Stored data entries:

╔══

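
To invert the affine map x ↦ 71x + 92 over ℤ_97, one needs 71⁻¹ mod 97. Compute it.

Apply the Euclidean algorithm to 97 and 71:
97 = 1·71 + 26
71 = 2·26 + 19
26 = 1·19 + 7
19 = 2·7 + 5
7 = 1·5 + 2
5 = 2·2 + 1
2 = 2·1 + 0
Since gcd(71, 97) = 1, back-substitute to write 1 as a combination:
1 = 5 − 2·2
1 = −2·7 + 3·5
1 = 3·19 − 8·7
1 = −8·26 + 11·19
1 = 11·71 − 30·26
1 = −30·97 + 41·71
So 71·41 ≡ 1 (mod 97).

41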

╚══

■ **BRIEF**
Word-for-word copies of all the records are required.

■ **EXPECTED ANSWER**
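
To invert the affine map x ↦ 71x + 92 over ℤ_97, one needs 71⁻¹ mod 97. Compute it.

Apply the Euclidean algorithm to 97 and 71:
97 = 1·71 + 26
71 = 2·26 + 19
26 = 1·19 + 7
19 = 2·7 + 5
7 = 1·5 + 2
5 = 2·2 + 1
2 = 2·1 + 0
Since gcd(71, 97) = 1, back-substitute to write 1 as a combination:
1 = 5 − 2·2
1 = −2·7 + 3·5
1 = 3·19 − 8·7
1 = −8·26 + 11·19
1 = 11·71 − 30·26
1 = −30·97 + 41·71
So 71·41 ≡ 1 (mod 97).

41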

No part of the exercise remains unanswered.